What you return must match the records word for word.
[Data to examine]
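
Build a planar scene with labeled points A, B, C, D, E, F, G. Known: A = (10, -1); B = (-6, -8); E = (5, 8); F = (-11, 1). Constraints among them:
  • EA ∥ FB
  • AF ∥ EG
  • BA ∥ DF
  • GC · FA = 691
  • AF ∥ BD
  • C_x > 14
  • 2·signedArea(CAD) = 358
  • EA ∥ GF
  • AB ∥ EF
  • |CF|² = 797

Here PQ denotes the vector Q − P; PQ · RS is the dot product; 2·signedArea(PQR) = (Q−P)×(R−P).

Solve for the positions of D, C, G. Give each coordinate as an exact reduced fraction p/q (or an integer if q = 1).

C = (15, -10)
D = (-27, -6)
G = (-16, 10)

1. D_x = -27  [BA ∥ DF ∩ AF ∥ BD]
2. D_y = -6  [BA ∥ DF ∩ AF ∥ BD]
   → D = (-27, -6)
3. C_x = 15  [line 5·x + -37·y + -445 = 0 ∩ |CF|² = 797]
4. C_y = -10  [line 5·x + -37·y + -445 = 0 ∩ |CF|² = 797]
   → C = (15, -10)
5. G_x = -16  [EA ∥ GF ∩ AF ∥ EG]
6. G_y = 10  [EA ∥ GF ∩ AF ∥ EG]
   → G = (-16, 10)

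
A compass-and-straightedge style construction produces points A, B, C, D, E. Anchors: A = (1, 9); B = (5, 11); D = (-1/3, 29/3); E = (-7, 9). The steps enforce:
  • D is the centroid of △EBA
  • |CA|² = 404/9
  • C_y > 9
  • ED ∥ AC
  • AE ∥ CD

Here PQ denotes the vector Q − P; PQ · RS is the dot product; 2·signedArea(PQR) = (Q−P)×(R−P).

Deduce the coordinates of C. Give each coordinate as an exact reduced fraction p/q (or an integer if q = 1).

1. C_x = 23/3  [AE ∥ CD ∩ ED ∥ AC]
2. C_y = 29/3  [AE ∥ CD ∩ ED ∥ AC]
   → C = (23/3, 29/3)

C = (23/3, 29/3)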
[/Data to examine]
**Solution to this exercise**
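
Build a planar scene with labeled points A, B, C, D, E, F, G. Known: A = (10, -1); B = (-6, -8); E = (5, 8); F = (-11, 1). Constraints among them:
  • EA ∥ FB
  • AF ∥ EG
  • BA ∥ DF
  • GC · FA = 691
  • AF ∥ BD
  • C_x > 14
  • 2·signedArea(CAD) = 358
  • EA ∥ GF
  • AB ∥ EF
  • |CF|² = 797

Here PQ denotes the vector Q − P; PQ · RS is the dot product; 2·signedArea(PQR) = (Q−P)×(R−P).

Solve for the positions of D, C, G. Give each coordinate as an exact reduced fraction p/q (or an integer if q = 1).

C = (15, -10)
D = (-27, -6)
G = (-16, 10)

1. D_x = -27  [BA ∥ DF ∩ AF ∥ BD]
2. D_y = -6  [BA ∥ DF ∩ AF ∥ BD]
   → D = (-27, -6)
3. C_x = 15  [line 5·x + -37·y + -445 = 0 ∩ |CF|² = 797]
4. C_y = -10  [line 5·x + -37·y + -445 = 0 ∩ |CF|² = 797]
   → C = (15, -10)
5. G_x = -16  [EA ∥ GF ∩ AF ∥ EG]
6. G_y = 10  [EA ∥ GF ∩ AF ∥ EG]
   → G = (-16, 10)

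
A compass-and-straightedge style construction produces points A, B, C, D, E. Anchors: A = (1, 9); B = (5, 11); D = (-1/3, 29/3); E = (-7, 9). The steps enforce:
  • D is the centroid of △EBA
  • |CA|² = 404/9
  • C_y > 9
  • ED ∥ AC
  • AE ∥ CD

Here PQ denotes the vector Q − P; PQ · RS is the dot product; 2·signedArea(PQR) = (Q−P)×(R−P).

Deduce the coordinates of C. Give each coordinate as an exact reduced fraction p/q (or an integer if q = 1).

1. C_x = 23/3  [AE ∥ CD ∩ ED ∥ AC]
2. C_y = 29/3  [AE ∥ CD ∩ ED ∥ AC]
   → C = (23/3, 29/3)

C = (23/3, 29/3)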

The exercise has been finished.